**WHAT IS REQUIRED**
Print, exactly and completely, every entry in the data.

[Stored data entries]

________

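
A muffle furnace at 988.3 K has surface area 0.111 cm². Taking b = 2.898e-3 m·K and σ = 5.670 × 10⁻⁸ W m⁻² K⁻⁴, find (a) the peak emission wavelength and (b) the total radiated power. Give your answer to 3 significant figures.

(a) λ_max = b/T = 2.898×10⁻³/988.3 = 2.932×10⁻⁶ m = 2.93×10³ nm.
Area A = 0.111 cm² = 1.11×10⁻⁵ m².
(b) P = σAT⁴ = 5.670×10⁻⁸×1.11×10⁻⁵×(988.3)⁴ = 0.600 W.

λ_max ≈ 2.93×10³ nm; P ≈ 0.600 W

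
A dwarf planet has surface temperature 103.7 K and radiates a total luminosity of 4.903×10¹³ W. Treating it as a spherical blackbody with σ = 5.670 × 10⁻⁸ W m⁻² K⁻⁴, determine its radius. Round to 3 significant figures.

L = 4πR²σT⁴ ⇒ R = √(L/(4πσT⁴)).
σT⁴ = 6.55689 W/m², so R = √(4.903×10¹³/(4π×6.55689)) = 7.71×10⁵ m.

R ≈ 7.71×10⁵ m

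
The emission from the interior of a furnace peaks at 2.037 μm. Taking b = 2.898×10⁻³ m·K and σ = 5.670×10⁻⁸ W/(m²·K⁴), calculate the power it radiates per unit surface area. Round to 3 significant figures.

I ≈ 2.32×10⁵ W/m²

Wien's law: T = b/λ_max = 2.898×10⁻³/2.037×10⁻⁶ = 1422.68 K.
Then I = σT⁴ = 5.670×10⁻⁸×(1422.68)⁴ = 2.32×10⁵ W/m².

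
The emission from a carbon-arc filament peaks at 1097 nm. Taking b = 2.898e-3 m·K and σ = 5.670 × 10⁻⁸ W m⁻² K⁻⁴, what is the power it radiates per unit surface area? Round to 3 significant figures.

I ≈ 2.76×10⁶ W/m²

Wien's law: T = b/λ_max = 2.898×10⁻³/1.097×10⁻⁶ = 2641.75 K.
Then I = σT⁴ = 5.670×10⁻⁸×(2641.75)⁴ = 2.76×10⁶ W/m².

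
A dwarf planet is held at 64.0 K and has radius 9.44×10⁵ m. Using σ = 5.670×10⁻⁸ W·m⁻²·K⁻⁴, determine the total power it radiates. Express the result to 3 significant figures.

P ≈ 1.07×10¹³ W

Surface area A = 4πR² = 4π(9.44×10⁵ m)² = 1.11983×10¹³ m².
P = σAT⁴ = 5.670×10⁻⁸ × 1.11983×10¹³ × (64.0)⁴ = 1.07×10¹³ W.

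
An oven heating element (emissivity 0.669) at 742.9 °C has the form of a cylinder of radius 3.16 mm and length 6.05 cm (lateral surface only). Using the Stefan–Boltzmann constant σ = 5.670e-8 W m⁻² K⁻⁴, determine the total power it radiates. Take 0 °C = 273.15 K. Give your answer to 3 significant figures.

T = 742.9 °C + 273.15 = 1016.05 K.
Lateral area A = 2πrL = 2π×3.16×10⁻³×0.0605 = 1.20122×10⁻³ m².
P = εσAT⁴ = 0.669 × 5.670×10⁻⁸ × 1.20122×10⁻³ × (1016.05)⁴ = 48.6 W.

P ≈ 48.6 W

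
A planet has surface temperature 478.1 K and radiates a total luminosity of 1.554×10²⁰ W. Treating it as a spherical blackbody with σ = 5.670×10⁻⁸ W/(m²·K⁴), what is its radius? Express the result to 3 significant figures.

R ≈ 6.46×10⁷ m

L = 4πR²σT⁴ ⇒ R = √(L/(4πσT⁴)).
σT⁴ = 2962.50 W/m², so R = √(1.554×10²⁰/(4π×2962.50)) = 6.46×10⁷ m.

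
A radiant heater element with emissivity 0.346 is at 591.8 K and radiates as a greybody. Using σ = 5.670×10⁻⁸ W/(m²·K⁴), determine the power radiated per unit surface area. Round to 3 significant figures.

Stefan–Boltzmann: I = εσT⁴ = 0.346 × 5.670×10⁻⁸ × (591.8)⁴ = 2.41×10³ W/m².

I ≈ 2.41×10³ W/m²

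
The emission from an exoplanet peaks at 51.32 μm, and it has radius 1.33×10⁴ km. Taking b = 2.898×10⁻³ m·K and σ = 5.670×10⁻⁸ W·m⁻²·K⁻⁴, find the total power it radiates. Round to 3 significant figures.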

________

**SOLUTION TO THE PROBLEM**
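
A muffle furnace at 988.3 K has surface area 0.111 cm². Taking b = 2.898e-3 m·K and σ = 5.670 × 10⁻⁸ W m⁻² K⁻⁴, find (a) the peak emission wavelength and (b) the total radiated power. Give your answer to 3 significant figures.

(a) λ_max = b/T = 2.898×10⁻³/988.3 = 2.932×10⁻⁶ m = 2.93×10³ nm.
Area A = 0.111 cm² = 1.11×10⁻⁵ m².
(b) P = σAT⁴ = 5.670×10⁻⁸×1.11×10⁻⁵×(988.3)⁴ = 0.600 W.

λ_max ≈ 2.93×10³ nm; P ≈ 0.600 W

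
A dwarf planet has surface temperature 103.7 K and radiates a total luminosity of 4.903×10¹³ W. Treating it as a spherical blackbody with σ = 5.670 × 10⁻⁸ W m⁻² K⁻⁴, determine its radius. Round to 3 significant figures.

L = 4πR²σT⁴ ⇒ R = √(L/(4πσT⁴)).
σT⁴ = 6.55689 W/m², so R = √(4.903×10¹³/(4π×6.55689)) = 7.71×10⁵ m.

R ≈ 7.71×10⁵ m

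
The emission from the interior of a furnace peaks at 2.037 μm. Taking b = 2.898×10⁻³ m·K and σ = 5.670×10⁻⁸ W/(m²·K⁴), calculate the power it radiates per unit surface area. Round to 3 significant figures.

I ≈ 2.32×10⁵ W/m²

Wien's law: T = b/λ_max = 2.898×10⁻³/2.037×10⁻⁶ = 1422.68 K.
Then I = σT⁴ = 5.670×10⁻⁸×(1422.68)⁴ = 2.32×10⁵ W/m².

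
The emission from a carbon-arc filament peaks at 1097 nm. Taking b = 2.898e-3 m·K and σ = 5.670 × 10⁻⁸ W m⁻² K⁻⁴, what is the power it radiates per unit surface area? Round to 3 significant figures.

I ≈ 2.76×10⁶ W/m²

Wien's law: T = b/λ_max = 2.898×10⁻³/1.097×10⁻⁶ = 2641.75 K.
Then I = σT⁴ = 5.670×10⁻⁸×(2641.75)⁴ = 2.76×10⁶ W/m².

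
A dwarf planet is held at 64.0 K and has radius 9.44×10⁵ m. Using σ = 5.670×10⁻⁸ W·m⁻²·K⁻⁴, determine the total power it radiates. Express the result to 3 significant figures.

P ≈ 1.07×10¹³ W

Surface area A = 4πR² = 4π(9.44×10⁵ m)² = 1.11983×10¹³ m².
P = σAT⁴ = 5.670×10⁻⁸ × 1.11983×10¹³ × (64.0)⁴ = 1.07×10¹³ W.

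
An oven heating element (emissivity 0.669) at 742.9 °C has the form of a cylinder of radius 3.16 mm and length 6.05 cm (lateral surface only). Using the Stefan–Boltzmann constant σ = 5.670e-8 W m⁻² K⁻⁴, determine the total power it radiates. Take 0 °C = 273.15 K. Give your answer to 3 significant figures.

T = 742.9 °C + 273.15 = 1016.05 K.
Lateral area A = 2πrL = 2π×3.16×10⁻³×0.0605 = 1.20122×10⁻³ m².
P = εσAT⁴ = 0.669 × 5.670×10⁻⁸ × 1.20122×10⁻³ × (1016.05)⁴ = 48.6 W.

P ≈ 48.6 W

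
A planet has surface temperature 478.1 K and radiates a total luminosity of 1.554×10²⁰ W. Treating it as a spherical blackbody with σ = 5.670×10⁻⁸ W/(m²·K⁴), what is its radius? Express the result to 3 significant figures.

R ≈ 6.46×10⁷ m

L = 4πR²σT⁴ ⇒ R = √(L/(4πσT⁴)).
σT⁴ = 2962.50 W/m², so R = √(1.554×10²⁰/(4π×2962.50)) = 6.46×10⁷ m.

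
A radiant heater element with emissivity 0.346 is at 591.8 K and radiates as a greybody. Using σ = 5.670×10⁻⁸ W/(m²·K⁴), determine the power radiated per unit surface area. Round to 3 significant figures.

Stefan–Boltzmann: I = εσT⁴ = 0.346 × 5.670×10⁻⁸ × (591.8)⁴ = 2.41×10³ W/m².

I ≈ 2.41×10³ W/m²

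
The emission from an exoplanet peaks at 51.32 μm, and it has radius 1.33×10⁴ km. Taking b = 2.898×10⁻³ m·K and σ = 5.670×10⁻⁸ W·m⁻²·K⁻⁴, find the total power it radiates. Round to 3 significant figures.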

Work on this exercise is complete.